TASK: A single stretch of the material below is to be transcribed exactly, starting at the line with "[2024-10-22T13:15:33] ERROR - auth-service" and ending after the line with "[2024-10-22T13:22:02] REQUEST - cache-service".

____________

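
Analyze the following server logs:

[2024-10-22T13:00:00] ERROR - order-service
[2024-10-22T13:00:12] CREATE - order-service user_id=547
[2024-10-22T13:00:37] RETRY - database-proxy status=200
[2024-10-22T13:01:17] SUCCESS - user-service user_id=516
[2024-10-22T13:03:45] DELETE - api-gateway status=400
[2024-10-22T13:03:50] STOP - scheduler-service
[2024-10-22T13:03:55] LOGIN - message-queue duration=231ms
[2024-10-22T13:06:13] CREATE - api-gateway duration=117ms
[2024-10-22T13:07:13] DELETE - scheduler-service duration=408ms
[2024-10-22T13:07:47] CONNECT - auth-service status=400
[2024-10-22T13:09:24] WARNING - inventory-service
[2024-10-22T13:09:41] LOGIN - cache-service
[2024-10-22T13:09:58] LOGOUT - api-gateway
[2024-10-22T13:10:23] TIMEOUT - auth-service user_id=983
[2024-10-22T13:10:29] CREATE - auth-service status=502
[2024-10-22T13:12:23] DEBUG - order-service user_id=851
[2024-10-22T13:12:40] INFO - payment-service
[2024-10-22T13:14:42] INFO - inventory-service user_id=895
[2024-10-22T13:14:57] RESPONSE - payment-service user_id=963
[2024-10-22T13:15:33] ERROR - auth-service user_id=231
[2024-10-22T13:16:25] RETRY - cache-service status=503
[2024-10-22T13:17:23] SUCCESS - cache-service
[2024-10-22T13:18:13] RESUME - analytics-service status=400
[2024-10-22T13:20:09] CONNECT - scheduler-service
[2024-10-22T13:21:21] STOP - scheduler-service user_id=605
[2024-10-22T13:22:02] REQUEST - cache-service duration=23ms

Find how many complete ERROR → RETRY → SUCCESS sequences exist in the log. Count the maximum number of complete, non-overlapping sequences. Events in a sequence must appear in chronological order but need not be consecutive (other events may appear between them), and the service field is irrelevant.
2

To count sequences:

1. Look for pattern: ERROR → RETRY → SUCCESS
2. Greedily scan the log in chronological order, matching each sequence element in turn (ignoring service)
3. Each time the full pattern completes, increment the count and restart matching from the next event
4. Complete non-overlapping sequences found: 2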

____________

EXERCISE SOLUTION:
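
[2024-10-22T13:15:33] ERROR - auth-service user_id=231
[2024-10-22T13:16:25] RETRY - cache-service status=503
[2024-10-22T13:17:23] SUCCESS - cache-service
[2024-10-22T13:18:13] RESUME - analytics-service status=400
[2024-10-22T13:20:09] CONNECT - scheduler-service
[2024-10-22T13:21:21] STOP - scheduler-service user_id=605
[2024-10-22T13:22:02] REQUEST - cache-service duration=23ms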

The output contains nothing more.